* **DIRECTIONS**
In the data below, find the lines containing "character" and say how many there are, nothing more.

* **DATA SUPPLIED**
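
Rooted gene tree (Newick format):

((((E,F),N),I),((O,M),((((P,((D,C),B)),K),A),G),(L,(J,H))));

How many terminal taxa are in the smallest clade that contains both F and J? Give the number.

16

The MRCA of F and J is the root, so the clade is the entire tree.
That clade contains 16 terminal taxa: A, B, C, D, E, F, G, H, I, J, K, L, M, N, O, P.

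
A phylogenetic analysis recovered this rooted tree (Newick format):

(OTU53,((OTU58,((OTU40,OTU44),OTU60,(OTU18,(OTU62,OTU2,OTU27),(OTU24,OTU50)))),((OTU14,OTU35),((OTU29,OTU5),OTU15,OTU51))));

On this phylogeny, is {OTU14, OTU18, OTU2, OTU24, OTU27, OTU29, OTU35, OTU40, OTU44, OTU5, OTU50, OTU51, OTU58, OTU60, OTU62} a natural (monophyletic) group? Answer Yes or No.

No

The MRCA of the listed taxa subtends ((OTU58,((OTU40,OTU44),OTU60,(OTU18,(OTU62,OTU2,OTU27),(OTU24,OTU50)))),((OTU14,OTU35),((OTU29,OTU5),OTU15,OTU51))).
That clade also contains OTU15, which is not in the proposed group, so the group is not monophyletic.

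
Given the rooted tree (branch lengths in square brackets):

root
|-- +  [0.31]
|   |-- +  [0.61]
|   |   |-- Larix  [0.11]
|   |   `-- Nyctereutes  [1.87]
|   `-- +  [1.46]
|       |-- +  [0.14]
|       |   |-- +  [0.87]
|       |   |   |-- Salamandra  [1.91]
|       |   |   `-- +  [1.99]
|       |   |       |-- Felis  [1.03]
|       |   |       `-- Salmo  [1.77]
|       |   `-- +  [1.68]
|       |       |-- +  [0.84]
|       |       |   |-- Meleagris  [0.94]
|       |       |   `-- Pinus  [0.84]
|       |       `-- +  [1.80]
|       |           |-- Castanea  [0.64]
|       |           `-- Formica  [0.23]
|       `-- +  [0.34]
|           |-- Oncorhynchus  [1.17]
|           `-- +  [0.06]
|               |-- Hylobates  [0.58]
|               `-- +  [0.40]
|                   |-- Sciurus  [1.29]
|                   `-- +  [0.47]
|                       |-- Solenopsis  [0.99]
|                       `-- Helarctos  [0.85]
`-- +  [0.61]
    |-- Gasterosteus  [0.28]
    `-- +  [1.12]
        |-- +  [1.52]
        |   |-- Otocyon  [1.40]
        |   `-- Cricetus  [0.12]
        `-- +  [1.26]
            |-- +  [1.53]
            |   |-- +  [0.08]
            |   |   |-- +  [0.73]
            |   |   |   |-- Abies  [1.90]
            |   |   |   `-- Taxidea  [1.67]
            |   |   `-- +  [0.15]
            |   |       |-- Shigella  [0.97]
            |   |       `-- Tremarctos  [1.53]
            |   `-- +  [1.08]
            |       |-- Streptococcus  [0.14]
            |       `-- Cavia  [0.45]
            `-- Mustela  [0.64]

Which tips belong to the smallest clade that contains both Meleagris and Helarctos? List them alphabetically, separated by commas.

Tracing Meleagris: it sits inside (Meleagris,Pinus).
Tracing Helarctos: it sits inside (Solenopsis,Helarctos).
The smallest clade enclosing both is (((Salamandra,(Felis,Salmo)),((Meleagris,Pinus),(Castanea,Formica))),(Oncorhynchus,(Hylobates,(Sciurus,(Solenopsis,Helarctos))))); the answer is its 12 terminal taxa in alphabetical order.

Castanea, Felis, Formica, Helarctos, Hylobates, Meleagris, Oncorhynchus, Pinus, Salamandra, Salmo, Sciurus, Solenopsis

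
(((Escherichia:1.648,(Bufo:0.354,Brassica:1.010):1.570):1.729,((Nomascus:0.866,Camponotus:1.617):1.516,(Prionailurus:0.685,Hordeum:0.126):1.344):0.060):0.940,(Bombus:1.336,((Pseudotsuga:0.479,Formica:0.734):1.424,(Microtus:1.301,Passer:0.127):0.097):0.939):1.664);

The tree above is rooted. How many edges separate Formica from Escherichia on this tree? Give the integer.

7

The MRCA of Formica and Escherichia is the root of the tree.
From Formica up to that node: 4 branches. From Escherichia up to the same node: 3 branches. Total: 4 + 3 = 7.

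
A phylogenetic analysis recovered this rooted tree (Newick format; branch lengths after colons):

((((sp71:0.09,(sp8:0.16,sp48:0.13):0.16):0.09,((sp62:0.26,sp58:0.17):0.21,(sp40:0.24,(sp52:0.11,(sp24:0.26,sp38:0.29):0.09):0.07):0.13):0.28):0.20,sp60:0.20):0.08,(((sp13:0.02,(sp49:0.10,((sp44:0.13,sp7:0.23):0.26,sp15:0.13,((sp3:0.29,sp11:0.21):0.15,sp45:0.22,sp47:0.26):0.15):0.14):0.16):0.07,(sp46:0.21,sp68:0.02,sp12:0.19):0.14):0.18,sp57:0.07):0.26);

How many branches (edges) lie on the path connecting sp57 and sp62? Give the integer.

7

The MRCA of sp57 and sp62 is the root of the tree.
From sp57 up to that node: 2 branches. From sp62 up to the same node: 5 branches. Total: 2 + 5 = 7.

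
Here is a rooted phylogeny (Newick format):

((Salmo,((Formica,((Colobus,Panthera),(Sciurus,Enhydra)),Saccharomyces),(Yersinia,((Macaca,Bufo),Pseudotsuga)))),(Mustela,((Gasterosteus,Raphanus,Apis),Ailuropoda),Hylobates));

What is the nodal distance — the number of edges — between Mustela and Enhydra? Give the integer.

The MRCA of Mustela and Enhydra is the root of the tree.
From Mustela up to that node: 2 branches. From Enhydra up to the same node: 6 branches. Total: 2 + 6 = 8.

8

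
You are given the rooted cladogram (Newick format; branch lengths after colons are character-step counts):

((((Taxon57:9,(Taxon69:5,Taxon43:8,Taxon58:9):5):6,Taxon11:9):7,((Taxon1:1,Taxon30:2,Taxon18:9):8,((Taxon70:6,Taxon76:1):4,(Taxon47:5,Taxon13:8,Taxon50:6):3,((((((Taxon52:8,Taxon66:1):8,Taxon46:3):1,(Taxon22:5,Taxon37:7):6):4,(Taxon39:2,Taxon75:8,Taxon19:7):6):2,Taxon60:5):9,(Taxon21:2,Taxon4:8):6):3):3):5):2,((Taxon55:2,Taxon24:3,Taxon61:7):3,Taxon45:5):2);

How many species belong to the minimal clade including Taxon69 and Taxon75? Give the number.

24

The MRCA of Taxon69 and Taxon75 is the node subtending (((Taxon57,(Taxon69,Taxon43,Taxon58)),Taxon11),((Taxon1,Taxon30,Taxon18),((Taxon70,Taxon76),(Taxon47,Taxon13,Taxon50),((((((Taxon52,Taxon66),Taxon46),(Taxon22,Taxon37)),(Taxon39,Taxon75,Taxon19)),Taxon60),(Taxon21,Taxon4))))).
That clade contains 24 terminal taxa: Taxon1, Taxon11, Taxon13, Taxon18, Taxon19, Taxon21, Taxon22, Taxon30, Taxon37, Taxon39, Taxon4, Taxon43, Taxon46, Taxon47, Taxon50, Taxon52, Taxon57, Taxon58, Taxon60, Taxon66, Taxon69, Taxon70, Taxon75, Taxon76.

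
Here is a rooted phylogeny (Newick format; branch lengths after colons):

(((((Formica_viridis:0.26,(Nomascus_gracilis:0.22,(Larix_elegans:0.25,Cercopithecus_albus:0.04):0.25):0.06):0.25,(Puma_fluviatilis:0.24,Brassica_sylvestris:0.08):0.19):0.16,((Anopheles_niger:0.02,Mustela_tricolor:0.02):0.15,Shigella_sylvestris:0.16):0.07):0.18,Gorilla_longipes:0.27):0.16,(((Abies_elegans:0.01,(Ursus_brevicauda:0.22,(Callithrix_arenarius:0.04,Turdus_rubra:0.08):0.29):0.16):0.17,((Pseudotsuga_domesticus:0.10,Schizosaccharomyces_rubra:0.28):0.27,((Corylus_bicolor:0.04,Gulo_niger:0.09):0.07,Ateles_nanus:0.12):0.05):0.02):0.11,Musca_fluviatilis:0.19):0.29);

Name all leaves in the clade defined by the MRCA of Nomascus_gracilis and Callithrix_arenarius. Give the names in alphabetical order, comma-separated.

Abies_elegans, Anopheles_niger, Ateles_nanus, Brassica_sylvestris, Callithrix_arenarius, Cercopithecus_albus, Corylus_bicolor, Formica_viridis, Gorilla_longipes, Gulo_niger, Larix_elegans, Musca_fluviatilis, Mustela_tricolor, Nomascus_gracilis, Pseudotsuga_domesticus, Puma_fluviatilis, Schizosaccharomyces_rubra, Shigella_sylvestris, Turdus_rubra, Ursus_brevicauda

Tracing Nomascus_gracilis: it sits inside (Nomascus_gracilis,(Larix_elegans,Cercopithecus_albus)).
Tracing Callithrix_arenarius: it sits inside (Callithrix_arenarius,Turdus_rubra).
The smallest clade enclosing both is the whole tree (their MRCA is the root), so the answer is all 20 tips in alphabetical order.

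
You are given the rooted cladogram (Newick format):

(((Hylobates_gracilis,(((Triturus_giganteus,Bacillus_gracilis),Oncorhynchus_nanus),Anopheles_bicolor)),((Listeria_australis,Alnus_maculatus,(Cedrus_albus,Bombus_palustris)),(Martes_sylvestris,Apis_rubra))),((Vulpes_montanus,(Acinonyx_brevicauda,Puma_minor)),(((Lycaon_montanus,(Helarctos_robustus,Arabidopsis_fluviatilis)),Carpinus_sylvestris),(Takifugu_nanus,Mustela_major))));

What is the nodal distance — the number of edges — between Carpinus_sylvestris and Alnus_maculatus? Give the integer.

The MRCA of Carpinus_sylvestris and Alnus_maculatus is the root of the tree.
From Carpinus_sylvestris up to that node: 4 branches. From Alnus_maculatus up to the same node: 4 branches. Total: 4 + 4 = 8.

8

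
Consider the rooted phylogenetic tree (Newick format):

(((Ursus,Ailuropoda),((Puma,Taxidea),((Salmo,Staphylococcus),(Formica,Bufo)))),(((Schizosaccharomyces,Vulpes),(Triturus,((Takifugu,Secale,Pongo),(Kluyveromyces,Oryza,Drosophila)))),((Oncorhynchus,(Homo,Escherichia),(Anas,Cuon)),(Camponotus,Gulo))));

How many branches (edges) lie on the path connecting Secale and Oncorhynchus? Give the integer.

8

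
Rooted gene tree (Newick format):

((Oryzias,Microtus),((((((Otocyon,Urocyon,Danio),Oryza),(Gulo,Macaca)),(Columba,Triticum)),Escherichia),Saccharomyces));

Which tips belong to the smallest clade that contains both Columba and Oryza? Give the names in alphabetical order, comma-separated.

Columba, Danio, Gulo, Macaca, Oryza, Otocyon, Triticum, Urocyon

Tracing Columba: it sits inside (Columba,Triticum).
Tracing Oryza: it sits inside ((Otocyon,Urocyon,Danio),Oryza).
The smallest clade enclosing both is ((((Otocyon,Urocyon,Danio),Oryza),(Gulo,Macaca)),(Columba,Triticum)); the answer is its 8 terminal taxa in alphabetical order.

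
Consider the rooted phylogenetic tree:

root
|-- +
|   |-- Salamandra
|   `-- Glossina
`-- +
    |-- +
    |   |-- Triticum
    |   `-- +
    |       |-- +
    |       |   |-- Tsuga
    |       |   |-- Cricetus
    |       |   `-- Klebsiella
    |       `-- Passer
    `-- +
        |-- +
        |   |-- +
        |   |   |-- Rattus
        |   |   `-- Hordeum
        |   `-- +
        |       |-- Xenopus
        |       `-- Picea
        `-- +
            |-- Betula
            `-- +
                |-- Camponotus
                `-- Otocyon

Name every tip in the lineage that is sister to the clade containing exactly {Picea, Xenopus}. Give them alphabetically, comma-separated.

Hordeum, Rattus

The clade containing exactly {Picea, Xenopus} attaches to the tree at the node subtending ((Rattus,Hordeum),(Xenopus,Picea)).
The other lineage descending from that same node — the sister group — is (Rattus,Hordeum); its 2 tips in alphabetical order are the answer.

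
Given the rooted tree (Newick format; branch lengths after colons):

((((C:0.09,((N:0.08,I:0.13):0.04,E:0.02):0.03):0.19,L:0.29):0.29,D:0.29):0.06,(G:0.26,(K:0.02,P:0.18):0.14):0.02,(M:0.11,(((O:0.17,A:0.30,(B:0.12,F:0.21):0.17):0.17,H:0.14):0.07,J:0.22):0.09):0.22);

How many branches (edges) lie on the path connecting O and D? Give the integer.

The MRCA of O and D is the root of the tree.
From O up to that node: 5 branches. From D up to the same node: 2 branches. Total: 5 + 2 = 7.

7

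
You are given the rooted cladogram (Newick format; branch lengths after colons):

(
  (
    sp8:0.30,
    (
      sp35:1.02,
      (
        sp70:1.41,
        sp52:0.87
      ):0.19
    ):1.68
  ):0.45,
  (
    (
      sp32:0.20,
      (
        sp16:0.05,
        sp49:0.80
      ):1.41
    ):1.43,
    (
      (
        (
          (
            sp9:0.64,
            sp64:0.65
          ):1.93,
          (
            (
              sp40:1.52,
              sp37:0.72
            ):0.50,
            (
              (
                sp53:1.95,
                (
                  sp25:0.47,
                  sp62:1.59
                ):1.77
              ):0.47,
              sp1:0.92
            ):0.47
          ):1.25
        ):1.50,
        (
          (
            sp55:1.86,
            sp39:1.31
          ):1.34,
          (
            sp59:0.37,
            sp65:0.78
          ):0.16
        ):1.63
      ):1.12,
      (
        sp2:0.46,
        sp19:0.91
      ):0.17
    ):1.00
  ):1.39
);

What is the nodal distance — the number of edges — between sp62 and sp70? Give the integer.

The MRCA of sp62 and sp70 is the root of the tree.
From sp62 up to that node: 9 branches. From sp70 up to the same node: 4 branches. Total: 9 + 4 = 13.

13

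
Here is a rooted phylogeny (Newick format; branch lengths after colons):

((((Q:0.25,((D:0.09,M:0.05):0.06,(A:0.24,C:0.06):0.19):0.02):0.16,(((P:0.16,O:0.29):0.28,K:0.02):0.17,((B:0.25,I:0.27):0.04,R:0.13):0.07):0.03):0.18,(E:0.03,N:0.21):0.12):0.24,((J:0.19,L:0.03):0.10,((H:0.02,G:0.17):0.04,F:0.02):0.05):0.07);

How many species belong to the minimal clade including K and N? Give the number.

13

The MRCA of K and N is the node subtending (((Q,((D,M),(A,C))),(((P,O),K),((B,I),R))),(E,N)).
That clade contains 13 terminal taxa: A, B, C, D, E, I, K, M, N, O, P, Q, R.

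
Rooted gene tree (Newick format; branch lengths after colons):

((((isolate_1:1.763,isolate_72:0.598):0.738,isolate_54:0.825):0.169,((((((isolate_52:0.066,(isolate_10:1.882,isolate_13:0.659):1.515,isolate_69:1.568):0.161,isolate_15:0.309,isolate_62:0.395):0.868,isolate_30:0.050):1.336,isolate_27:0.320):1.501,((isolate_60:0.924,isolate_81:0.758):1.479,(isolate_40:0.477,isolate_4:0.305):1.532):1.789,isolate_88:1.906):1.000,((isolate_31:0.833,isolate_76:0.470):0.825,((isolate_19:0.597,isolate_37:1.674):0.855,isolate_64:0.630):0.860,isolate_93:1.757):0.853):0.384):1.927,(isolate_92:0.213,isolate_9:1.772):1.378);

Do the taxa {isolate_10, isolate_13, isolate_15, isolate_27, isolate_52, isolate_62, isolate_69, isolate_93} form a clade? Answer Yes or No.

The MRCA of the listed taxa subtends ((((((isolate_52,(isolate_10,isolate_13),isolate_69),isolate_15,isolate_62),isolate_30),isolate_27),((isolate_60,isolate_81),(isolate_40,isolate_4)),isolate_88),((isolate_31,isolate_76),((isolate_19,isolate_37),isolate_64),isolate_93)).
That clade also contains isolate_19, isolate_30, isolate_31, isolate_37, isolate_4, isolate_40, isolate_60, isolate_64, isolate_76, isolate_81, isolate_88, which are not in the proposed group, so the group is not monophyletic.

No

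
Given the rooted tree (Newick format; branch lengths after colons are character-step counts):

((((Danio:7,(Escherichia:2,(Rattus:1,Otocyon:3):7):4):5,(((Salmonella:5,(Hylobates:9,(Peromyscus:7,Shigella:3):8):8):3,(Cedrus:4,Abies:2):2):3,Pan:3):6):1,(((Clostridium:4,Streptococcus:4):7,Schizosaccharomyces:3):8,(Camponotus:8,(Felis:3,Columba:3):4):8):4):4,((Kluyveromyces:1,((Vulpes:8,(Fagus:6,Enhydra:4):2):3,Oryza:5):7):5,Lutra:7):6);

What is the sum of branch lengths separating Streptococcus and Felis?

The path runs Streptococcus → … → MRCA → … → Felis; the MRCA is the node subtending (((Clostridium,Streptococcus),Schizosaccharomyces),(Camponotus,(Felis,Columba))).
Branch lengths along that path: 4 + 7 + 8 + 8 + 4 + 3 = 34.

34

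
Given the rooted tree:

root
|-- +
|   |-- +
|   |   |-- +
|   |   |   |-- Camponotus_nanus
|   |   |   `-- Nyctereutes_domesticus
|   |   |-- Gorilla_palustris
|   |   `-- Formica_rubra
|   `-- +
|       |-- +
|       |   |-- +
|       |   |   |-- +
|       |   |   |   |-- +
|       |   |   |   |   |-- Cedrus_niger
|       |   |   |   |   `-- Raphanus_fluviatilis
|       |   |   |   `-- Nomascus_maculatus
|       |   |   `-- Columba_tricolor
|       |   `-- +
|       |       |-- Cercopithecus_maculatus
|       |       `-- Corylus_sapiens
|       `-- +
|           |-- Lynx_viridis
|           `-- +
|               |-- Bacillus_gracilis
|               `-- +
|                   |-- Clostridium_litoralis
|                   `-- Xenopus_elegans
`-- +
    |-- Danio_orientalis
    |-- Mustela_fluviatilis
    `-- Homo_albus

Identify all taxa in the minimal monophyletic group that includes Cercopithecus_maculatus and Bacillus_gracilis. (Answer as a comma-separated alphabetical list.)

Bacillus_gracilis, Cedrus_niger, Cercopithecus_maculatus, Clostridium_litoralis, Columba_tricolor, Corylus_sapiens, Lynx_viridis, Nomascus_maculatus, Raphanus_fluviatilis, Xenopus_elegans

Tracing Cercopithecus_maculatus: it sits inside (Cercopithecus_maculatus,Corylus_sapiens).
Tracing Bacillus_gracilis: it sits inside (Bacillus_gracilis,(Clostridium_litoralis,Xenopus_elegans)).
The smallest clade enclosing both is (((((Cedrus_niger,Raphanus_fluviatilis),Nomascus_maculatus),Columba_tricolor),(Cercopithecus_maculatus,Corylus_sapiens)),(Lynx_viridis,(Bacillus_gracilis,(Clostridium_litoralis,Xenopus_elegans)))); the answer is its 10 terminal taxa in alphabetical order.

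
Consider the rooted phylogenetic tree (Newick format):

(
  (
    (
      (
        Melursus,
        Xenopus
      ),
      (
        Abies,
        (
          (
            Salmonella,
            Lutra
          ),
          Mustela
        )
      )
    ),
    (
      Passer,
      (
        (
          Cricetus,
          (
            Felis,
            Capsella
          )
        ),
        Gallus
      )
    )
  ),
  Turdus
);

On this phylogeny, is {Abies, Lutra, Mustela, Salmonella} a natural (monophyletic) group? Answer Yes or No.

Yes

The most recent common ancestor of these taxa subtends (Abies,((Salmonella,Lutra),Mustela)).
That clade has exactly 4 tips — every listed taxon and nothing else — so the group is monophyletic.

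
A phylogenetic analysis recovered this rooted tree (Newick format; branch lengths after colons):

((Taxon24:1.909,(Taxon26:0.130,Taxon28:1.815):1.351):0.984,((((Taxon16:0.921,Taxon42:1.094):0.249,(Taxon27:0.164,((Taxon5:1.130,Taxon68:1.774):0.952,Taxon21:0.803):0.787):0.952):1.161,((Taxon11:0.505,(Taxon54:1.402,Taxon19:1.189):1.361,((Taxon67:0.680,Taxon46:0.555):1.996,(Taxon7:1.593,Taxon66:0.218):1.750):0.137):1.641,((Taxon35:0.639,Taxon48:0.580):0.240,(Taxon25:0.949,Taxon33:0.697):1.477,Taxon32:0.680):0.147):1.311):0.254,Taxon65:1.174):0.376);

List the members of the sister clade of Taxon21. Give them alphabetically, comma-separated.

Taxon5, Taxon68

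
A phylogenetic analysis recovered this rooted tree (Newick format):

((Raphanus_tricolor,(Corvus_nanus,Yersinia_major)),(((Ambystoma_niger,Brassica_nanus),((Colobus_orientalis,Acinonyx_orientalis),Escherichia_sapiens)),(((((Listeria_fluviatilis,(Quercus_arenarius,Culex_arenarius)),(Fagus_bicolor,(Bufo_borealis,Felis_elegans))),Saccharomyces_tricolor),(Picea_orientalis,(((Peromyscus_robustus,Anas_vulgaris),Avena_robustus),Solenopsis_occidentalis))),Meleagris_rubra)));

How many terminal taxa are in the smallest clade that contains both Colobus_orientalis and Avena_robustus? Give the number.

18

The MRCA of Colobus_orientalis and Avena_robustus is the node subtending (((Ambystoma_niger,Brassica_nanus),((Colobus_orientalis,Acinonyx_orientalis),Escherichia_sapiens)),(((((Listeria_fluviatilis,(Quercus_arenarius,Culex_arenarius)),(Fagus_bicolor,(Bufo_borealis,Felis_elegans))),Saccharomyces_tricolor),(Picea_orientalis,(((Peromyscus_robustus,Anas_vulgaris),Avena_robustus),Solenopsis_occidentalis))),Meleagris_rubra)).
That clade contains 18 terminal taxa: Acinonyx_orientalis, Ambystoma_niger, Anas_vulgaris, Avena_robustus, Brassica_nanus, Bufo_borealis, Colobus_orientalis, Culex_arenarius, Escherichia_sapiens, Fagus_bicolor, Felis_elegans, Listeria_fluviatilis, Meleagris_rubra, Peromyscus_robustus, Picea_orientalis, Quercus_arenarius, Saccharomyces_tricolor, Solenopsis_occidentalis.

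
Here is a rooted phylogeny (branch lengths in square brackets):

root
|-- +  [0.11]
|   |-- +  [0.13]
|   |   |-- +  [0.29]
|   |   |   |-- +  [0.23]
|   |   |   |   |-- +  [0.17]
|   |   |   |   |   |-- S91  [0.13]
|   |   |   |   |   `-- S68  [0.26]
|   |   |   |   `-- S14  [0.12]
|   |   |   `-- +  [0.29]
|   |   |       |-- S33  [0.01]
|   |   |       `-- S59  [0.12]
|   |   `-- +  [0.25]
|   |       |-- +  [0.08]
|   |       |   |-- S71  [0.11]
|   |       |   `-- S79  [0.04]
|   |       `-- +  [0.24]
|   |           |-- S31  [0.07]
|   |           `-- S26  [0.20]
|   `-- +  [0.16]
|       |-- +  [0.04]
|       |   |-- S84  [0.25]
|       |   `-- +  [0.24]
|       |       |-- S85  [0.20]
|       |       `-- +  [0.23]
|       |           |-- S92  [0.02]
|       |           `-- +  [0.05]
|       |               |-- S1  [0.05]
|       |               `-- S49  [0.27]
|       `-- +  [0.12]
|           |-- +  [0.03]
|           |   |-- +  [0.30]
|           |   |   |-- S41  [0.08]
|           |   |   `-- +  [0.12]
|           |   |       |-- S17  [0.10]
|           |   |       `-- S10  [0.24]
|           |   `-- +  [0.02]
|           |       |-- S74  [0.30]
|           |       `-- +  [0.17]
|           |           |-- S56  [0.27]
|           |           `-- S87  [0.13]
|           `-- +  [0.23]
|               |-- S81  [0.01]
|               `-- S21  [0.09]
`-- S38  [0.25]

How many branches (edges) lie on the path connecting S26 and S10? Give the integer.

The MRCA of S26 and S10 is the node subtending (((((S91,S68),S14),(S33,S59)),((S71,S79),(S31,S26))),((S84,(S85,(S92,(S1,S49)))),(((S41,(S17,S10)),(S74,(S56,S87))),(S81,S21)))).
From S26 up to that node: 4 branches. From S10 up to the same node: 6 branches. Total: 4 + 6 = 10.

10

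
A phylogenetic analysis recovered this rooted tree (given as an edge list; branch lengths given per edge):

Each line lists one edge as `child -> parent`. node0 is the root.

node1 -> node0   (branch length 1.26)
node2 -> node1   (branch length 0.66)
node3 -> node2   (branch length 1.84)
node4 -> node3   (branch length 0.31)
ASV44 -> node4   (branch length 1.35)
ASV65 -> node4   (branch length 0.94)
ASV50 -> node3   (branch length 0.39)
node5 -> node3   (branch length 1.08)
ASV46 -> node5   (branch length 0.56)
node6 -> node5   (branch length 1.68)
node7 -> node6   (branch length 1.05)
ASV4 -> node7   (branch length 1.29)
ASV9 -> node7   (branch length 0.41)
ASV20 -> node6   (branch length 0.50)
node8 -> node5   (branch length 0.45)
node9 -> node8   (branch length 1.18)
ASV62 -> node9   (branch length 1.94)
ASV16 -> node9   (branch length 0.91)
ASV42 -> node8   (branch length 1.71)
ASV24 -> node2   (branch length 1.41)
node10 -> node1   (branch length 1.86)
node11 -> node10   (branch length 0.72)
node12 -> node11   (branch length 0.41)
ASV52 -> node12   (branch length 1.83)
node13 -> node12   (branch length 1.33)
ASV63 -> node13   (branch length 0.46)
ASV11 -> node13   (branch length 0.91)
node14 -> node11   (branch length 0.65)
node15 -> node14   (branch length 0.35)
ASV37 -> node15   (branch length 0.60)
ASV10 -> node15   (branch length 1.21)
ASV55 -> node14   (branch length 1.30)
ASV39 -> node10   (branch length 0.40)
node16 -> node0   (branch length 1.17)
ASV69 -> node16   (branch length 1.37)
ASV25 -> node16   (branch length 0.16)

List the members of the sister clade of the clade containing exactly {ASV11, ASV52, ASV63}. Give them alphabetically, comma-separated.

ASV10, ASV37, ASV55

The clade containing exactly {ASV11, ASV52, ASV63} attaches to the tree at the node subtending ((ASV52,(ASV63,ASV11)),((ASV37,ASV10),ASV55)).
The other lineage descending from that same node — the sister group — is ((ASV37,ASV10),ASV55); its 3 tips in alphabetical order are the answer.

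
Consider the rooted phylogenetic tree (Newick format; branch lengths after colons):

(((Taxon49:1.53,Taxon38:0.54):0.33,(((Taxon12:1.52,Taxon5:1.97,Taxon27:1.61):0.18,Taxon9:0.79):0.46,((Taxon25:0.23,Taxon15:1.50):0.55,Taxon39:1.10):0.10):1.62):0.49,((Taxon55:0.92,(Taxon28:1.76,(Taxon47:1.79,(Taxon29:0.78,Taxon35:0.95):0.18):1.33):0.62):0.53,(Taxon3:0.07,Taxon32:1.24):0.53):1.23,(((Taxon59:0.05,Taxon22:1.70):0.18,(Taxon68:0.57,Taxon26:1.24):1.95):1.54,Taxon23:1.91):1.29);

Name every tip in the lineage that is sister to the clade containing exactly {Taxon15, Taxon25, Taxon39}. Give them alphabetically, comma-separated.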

* **RESPONSE TO THE TASK**
2